## Task description
Reproduce the records below exactly as given.

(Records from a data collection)
-----
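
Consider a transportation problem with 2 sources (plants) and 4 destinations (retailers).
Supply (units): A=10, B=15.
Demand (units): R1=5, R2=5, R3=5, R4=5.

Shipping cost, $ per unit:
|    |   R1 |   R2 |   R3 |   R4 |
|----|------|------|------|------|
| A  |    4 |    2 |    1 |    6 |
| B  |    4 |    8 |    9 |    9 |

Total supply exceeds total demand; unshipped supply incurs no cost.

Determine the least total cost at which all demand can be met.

An optimal shipping plan:
  A→R2: 5 × $2 = $10
  A→R3: 5 × $1 = $5
  B→R1: 5 × $4 = $20
  B→R4: 5 × $9 = $45
Total = 10 + 5 + 20 + 45 = $80.

80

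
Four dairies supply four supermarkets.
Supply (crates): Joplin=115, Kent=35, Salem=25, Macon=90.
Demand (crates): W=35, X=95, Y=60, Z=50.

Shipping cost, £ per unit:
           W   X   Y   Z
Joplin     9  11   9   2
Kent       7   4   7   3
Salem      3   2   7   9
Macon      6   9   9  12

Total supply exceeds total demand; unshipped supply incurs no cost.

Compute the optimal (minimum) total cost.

Optimal allocation:
  Joplin to Y: 40 × £9 = £360
  Joplin to Z: 50 × £2 = £100
  Kent to X: 35 × £4 = £140
  Salem to X: 25 × £2 = £50
  Macon to W: 35 × £6 = £210
  Macon to X: 35 × £9 = £315
  Macon to Y: 20 × £9 = £180
Total = 360 + 100 + 140 + 50 + 210 + 315 + 180 = £1355.
(Supply check: Joplin ships 90; Kent ships 35; Salem ships 25; Macon ships 90.)

1355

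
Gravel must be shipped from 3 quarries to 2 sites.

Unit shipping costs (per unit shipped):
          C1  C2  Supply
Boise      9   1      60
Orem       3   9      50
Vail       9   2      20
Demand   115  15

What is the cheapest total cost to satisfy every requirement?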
-----
## Answer box
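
Consider a transportation problem with 2 sources (plants) and 4 destinations (retailers).
Supply (units): A=10, B=15.
Demand (units): R1=5, R2=5, R3=5, R4=5.

Shipping cost, $ per unit:
|    |   R1 |   R2 |   R3 |   R4 |
|----|------|------|------|------|
| A  |    4 |    2 |    1 |    6 |
| B  |    4 |    8 |    9 |    9 |

Total supply exceeds total demand; unshipped supply incurs no cost.

Determine the least total cost at which all demand can be met.

An optimal shipping plan:
  A→R2: 5 × $2 = $10
  A→R3: 5 × $1 = $5
  B→R1: 5 × $4 = $20
  B→R4: 5 × $9 = $45
Total = 10 + 5 + 20 + 45 = $80.

80

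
Four dairies supply four supermarkets.
Supply (crates): Joplin=115, Kent=35, Salem=25, Macon=90.
Demand (crates): W=35, X=95, Y=60, Z=50.

Shipping cost, £ per unit:
           W   X   Y   Z
Joplin     9  11   9   2
Kent       7   4   7   3
Salem      3   2   7   9
Macon      6   9   9  12

Total supply exceeds total demand; unshipped supply incurs no cost.

Compute the optimal (minimum) total cost.

Optimal allocation:
  Joplin to Y: 40 × £9 = £360
  Joplin to Z: 50 × £2 = £100
  Kent to X: 35 × £4 = £140
  Salem to X: 25 × £2 = £50
  Macon to W: 35 × £6 = £210
  Macon to X: 35 × £9 = £315
  Macon to Y: 20 × £9 = £180
Total = 360 + 100 + 140 + 50 + 210 + 315 + 180 = £1355.
(Supply check: Joplin ships 90; Kent ships 35; Salem ships 25; Macon ships 90.)

1355

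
Gravel must be shipped from 3 quarries to 2 sites.

Unit shipping costs (per unit shipped):
          C1  C2  Supply
Boise      9   1      60
Orem       3   9      50
Vail       9   2      20
Demand   115  15

What is the cheapest total cost to satisfy every requirement?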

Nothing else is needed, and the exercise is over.